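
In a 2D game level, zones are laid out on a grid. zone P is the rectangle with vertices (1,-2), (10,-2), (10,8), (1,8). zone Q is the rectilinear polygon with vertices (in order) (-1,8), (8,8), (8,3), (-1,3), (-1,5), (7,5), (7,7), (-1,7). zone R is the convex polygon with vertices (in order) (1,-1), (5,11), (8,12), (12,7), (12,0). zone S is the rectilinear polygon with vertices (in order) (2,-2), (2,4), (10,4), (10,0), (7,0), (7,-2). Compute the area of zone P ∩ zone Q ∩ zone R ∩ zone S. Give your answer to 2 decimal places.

The intersection is the polygon with vertices (2.333,3), (2.667,4), (8,4), (8,3).
By the shoelace formula its area is 5.50.

5.50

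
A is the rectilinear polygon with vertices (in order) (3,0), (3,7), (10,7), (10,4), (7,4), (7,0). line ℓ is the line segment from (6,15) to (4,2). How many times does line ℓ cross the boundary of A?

1

The segment meets the boundary at (4.769,7).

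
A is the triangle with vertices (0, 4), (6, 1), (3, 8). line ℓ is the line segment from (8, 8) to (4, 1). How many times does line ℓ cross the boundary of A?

2

The segment meets the boundary at (4.444,1.778), (5.143,3).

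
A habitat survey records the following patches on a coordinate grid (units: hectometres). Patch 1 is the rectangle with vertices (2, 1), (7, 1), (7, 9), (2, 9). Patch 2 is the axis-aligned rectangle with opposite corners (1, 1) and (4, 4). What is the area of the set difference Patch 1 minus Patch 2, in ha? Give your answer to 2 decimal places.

|Patch 1∩Patch 2|: x∈[2,4], y∈[1,4] → 2·3 = 6.
|Patch 1| = 40.
|Patch 1 ∖ Patch 2| = |Patch 1| − |Patch 1∩Patch 2| = 40 − 6 = 34.00.

34.00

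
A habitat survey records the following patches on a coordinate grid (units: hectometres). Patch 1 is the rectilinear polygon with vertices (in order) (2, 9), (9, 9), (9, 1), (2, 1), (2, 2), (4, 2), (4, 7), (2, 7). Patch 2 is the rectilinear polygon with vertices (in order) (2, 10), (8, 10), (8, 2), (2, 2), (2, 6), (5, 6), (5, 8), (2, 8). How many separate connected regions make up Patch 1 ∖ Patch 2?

Patch 1 ∖ Patch 2 splits into 2 disjoint pieces (area 14, area 4).

2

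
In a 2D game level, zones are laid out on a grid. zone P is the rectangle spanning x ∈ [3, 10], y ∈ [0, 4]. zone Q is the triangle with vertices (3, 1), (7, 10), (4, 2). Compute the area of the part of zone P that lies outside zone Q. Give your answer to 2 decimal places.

|zone P| = 28, |zone P∩zone Q| = 1.25.
|zone P ∖ zone Q| = |zone P| − |zone P∩zone Q| = 28 − 1.25 = 26.75.

26.75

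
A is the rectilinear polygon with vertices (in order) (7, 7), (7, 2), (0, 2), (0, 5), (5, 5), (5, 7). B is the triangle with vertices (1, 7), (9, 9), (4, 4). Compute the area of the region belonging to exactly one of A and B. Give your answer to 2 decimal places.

34.00

|A| = 25, |B| = 15, |A∩B| = 3.
|A △ B| = |A| + |B| − 2·|A∩B| = 25 + 15 − 6 = 34.00.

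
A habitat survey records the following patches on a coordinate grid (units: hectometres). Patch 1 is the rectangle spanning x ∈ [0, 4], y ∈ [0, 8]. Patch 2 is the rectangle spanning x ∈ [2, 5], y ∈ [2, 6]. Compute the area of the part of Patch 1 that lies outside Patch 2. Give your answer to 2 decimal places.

24.00

|Patch 1∩Patch 2|: x∈[2,4], y∈[2,6] → 2·4 = 8.
|Patch 1| = 32.
|Patch 1 ∖ Patch 2| = |Patch 1| − |Patch 1∩Patch 2| = 32 − 8 = 24.00.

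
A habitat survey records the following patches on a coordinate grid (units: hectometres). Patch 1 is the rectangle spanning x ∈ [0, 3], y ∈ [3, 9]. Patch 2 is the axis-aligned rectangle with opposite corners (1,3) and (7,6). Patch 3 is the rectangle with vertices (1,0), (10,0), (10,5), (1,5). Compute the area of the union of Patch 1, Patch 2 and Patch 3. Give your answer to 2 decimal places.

By inclusion–exclusion:
Individual areas: |Patch 1| = 18, |Patch 2| = 18, |Patch 3| = 45.
|Patch 1∩Patch 2|: x∈[1,3], y∈[3,6] → 2·3 = 6.
|Patch 1∩Patch 3|: x∈[1,3], y∈[3,5] → 2·2 = 4.
|Patch 2∩Patch 3|: x∈[1,7], y∈[3,5] → 6·2 = 12.
|Patch 1∩Patch 2∩Patch 3| = 4.
|Patch 1 ∪ Patch 2 ∪ Patch 3| = 81 − 22 + 4 = 63.00.

63.00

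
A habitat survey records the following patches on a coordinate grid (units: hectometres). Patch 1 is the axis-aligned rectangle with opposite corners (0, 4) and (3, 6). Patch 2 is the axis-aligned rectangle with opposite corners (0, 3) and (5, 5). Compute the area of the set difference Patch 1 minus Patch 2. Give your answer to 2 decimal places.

3.00

|Patch 1∩Patch 2|: x∈[0,3], y∈[4,5] → 3·1 = 3.
|Patch 1| = 6.
|Patch 1 ∖ Patch 2| = |Patch 1| − |Patch 1∩Patch 2| = 6 − 3 = 3.00.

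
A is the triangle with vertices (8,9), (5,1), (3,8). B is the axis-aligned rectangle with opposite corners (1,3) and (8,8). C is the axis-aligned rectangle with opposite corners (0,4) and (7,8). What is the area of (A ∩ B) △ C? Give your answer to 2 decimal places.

|A ∩ B| = 14.8661.
|(A ∩ B) ∩ C| = 12.6935.
|(A ∩ B) △ C| = 14.8661 + 28 − 25.3869 = 17.48.

17.48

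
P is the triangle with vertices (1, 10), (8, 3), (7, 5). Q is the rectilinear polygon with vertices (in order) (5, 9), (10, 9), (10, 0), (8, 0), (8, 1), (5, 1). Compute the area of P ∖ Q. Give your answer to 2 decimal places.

|P| = 3.5, |P∩Q| = 2.1667.
|P ∖ Q| = |P| − |P∩Q| = 3.5 − 2.1667 = 1.33.

1.33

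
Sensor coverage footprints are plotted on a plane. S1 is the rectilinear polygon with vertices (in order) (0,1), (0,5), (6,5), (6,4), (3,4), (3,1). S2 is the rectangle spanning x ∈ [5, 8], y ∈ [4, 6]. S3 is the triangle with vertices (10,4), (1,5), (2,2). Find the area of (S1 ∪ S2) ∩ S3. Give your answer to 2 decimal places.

The region (S1 ∪ S2) ∩ S3 is the polygon with vertices (8,4), (6,4), (5,4), (3,4), (3,2.25), (2,2), (1,5), (8,4.222).
By the shoelace formula its area is 6.65.

6.65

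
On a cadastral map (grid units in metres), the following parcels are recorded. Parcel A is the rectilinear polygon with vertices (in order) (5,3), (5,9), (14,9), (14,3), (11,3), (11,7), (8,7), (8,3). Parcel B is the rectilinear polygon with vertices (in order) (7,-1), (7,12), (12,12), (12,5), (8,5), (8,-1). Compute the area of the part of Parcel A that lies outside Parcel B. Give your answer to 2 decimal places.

26.00

|Parcel A| = 42, |Parcel A∩Parcel B| = 16.
|Parcel A ∖ Parcel B| = |Parcel A| − |Parcel A∩Parcel B| = 42 − 16 = 26.00.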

Task details: Repeat the data in full, exactly as supplied.

Solution to this problem:
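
In a 2D game level, zones are laid out on a grid. zone P is the rectangle with vertices (1,-2), (10,-2), (10,8), (1,8). zone Q is the rectilinear polygon with vertices (in order) (-1,8), (8,8), (8,3), (-1,3), (-1,5), (7,5), (7,7), (-1,7). zone R is the convex polygon with vertices (in order) (1,-1), (5,11), (8,12), (12,7), (12,0). zone S is the rectilinear polygon with vertices (in order) (2,-2), (2,4), (10,4), (10,0), (7,0), (7,-2). Compute the area of zone P ∩ zone Q ∩ zone R ∩ zone S. Give your answer to 2 decimal places.

The intersection is the polygon with vertices (2.333,3), (2.667,4), (8,4), (8,3).
By the shoelace formula its area is 5.50.

5.50

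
A is the rectilinear polygon with vertices (in order) (3,0), (3,7), (10,7), (10,4), (7,4), (7,0). line ℓ is the line segment from (6,15) to (4,2). How many times does line ℓ cross the boundary of A?

1

The segment meets the boundary at (4.769,7).

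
A is the triangle with vertices (0, 4), (6, 1), (3, 8). line ℓ is the line segment from (8, 8) to (4, 1). How many times does line ℓ cross the boundary of A?

2

The segment meets the boundary at (4.444,1.778), (5.143,3).

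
A habitat survey records the following patches on a coordinate grid (units: hectometres). Patch 1 is the rectangle with vertices (2, 1), (7, 1), (7, 9), (2, 9). Patch 2 is the axis-aligned rectangle with opposite corners (1, 1) and (4, 4). What is the area of the set difference Patch 1 minus Patch 2, in ha? Give your answer to 2 decimal places.

|Patch 1∩Patch 2|: x∈[2,4], y∈[1,4] → 2·3 = 6.
|Patch 1| = 40.
|Patch 1 ∖ Patch 2| = |Patch 1| − |Patch 1∩Patch 2| = 40 − 6 = 34.00.

34.00

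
A habitat survey records the following patches on a coordinate grid (units: hectometres). Patch 1 is the rectilinear polygon with vertices (in order) (2, 9), (9, 9), (9, 1), (2, 1), (2, 2), (4, 2), (4, 7), (2, 7). Patch 2 is the rectilinear polygon with vertices (in order) (2, 10), (8, 10), (8, 2), (2, 2), (2, 6), (5, 6), (5, 8), (2, 8). How many separate connected regions make up Patch 1 ∖ Patch 2?

Patch 1 ∖ Patch 2 splits into 2 disjoint pieces (area 14, area 4).

2

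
In a 2D game level, zones are laid out on a grid. zone P is the rectangle spanning x ∈ [3, 10], y ∈ [0, 4]. zone Q is the triangle with vertices (3, 1), (7, 10), (4, 2). Compute the area of the part of zone P that lies outside zone Q. Give your answer to 2 decimal places.

|zone P| = 28, |zone P∩zone Q| = 1.25.
|zone P ∖ zone Q| = |zone P| − |zone P∩zone Q| = 28 − 1.25 = 26.75.

26.75

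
A is the rectilinear polygon with vertices (in order) (7, 7), (7, 2), (0, 2), (0, 5), (5, 5), (5, 7). B is the triangle with vertices (1, 7), (9, 9), (4, 4). Compute the area of the region belonging to exactly one of A and B. Give your answer to 2 decimal places.

34.00

|A| = 25, |B| = 15, |A∩B| = 3.
|A △ B| = |A| + |B| − 2·|A∩B| = 25 + 15 − 6 = 34.00.

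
A habitat survey records the following patches on a coordinate grid (units: hectometres). Patch 1 is the rectangle spanning x ∈ [0, 4], y ∈ [0, 8]. Patch 2 is the rectangle spanning x ∈ [2, 5], y ∈ [2, 6]. Compute the area of the part of Patch 1 that lies outside Patch 2. Give your answer to 2 decimal places.

24.00

|Patch 1∩Patch 2|: x∈[2,4], y∈[2,6] → 2·4 = 8.
|Patch 1| = 32.
|Patch 1 ∖ Patch 2| = |Patch 1| − |Patch 1∩Patch 2| = 32 − 8 = 24.00.

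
A habitat survey records the following patches on a coordinate grid (units: hectometres). Patch 1 is the rectangle spanning x ∈ [0, 3], y ∈ [3, 9]. Patch 2 is the axis-aligned rectangle with opposite corners (1,3) and (7,6). Patch 3 is the rectangle with vertices (1,0), (10,0), (10,5), (1,5). Compute the area of the union of Patch 1, Patch 2 and Patch 3. Give your answer to 2 decimal places.

By inclusion–exclusion:
Individual areas: |Patch 1| = 18, |Patch 2| = 18, |Patch 3| = 45.
|Patch 1∩Patch 2|: x∈[1,3], y∈[3,6] → 2·3 = 6.
|Patch 1∩Patch 3|: x∈[1,3], y∈[3,5] → 2·2 = 4.
|Patch 2∩Patch 3|: x∈[1,7], y∈[3,5] → 6·2 = 12.
|Patch 1∩Patch 2∩Patch 3| = 4.
|Patch 1 ∪ Patch 2 ∪ Patch 3| = 81 − 22 + 4 = 63.00.

63.00

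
A habitat survey records the following patches on a coordinate grid (units: hectometres). Patch 1 is the axis-aligned rectangle with opposite corners (0, 4) and (3, 6). Patch 2 is the axis-aligned rectangle with opposite corners (0, 3) and (5, 5). Compute the area of the set difference Patch 1 minus Patch 2. Give your answer to 2 decimal places.

3.00

|Patch 1∩Patch 2|: x∈[0,3], y∈[4,5] → 3·1 = 3.
|Patch 1| = 6.
|Patch 1 ∖ Patch 2| = |Patch 1| − |Patch 1∩Patch 2| = 6 − 3 = 3.00.

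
A is the triangle with vertices (8,9), (5,1), (3,8). B is the axis-aligned rectangle with opposite corners (1,3) and (8,8). C is the axis-aligned rectangle with opposite corners (0,4) and (7,8). What is the area of (A ∩ B) △ C? Give your answer to 2 decimal places.

|A ∩ B| = 14.8661.
|(A ∩ B) ∩ C| = 12.6935.
|(A ∩ B) △ C| = 14.8661 + 28 − 25.3869 = 17.48.

17.48

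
P is the triangle with vertices (1, 10), (8, 3), (7, 5). Q is the rectilinear polygon with vertices (in order) (5, 9), (10, 9), (10, 0), (8, 0), (8, 1), (5, 1). Compute the area of P ∖ Q. Give your answer to 2 decimal places.

|P| = 3.5, |P∩Q| = 2.1667.
|P ∖ Q| = |P| − |P∩Q| = 3.5 − 2.1667 = 1.33.

1.33

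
Sensor coverage footprints are plotted on a plane. S1 is the rectilinear polygon with vertices (in order) (0,1), (0,5), (6,5), (6,4), (3,4), (3,1). S2 is the rectangle spanning x ∈ [5, 8], y ∈ [4, 6]. S3 is the triangle with vertices (10,4), (1,5), (2,2). Find the area of (S1 ∪ S2) ∩ S3. Give your answer to 2 decimal places.

The region (S1 ∪ S2) ∩ S3 is the polygon with vertices (8,4), (6,4), (5,4), (3,4), (3,2.25), (2,2), (1,5), (8,4.222).
By the shoelace formula its area is 6.65.

6.65

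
On a cadastral map (grid units in metres), the following parcels are recorded. Parcel A is the rectilinear polygon with vertices (in order) (5,3), (5,9), (14,9), (14,3), (11,3), (11,7), (8,7), (8,3). Parcel B is the rectilinear polygon with vertices (in order) (7,-1), (7,12), (12,12), (12,5), (8,5), (8,-1). Compute the area of the part of Parcel A that lies outside Parcel B. Give your answer to 2 decimal places.

26.00

|Parcel A| = 42, |Parcel A∩Parcel B| = 16.
|Parcel A ∖ Parcel B| = |Parcel A| − |Parcel A∩Parcel B| = 42 − 16 = 26.00.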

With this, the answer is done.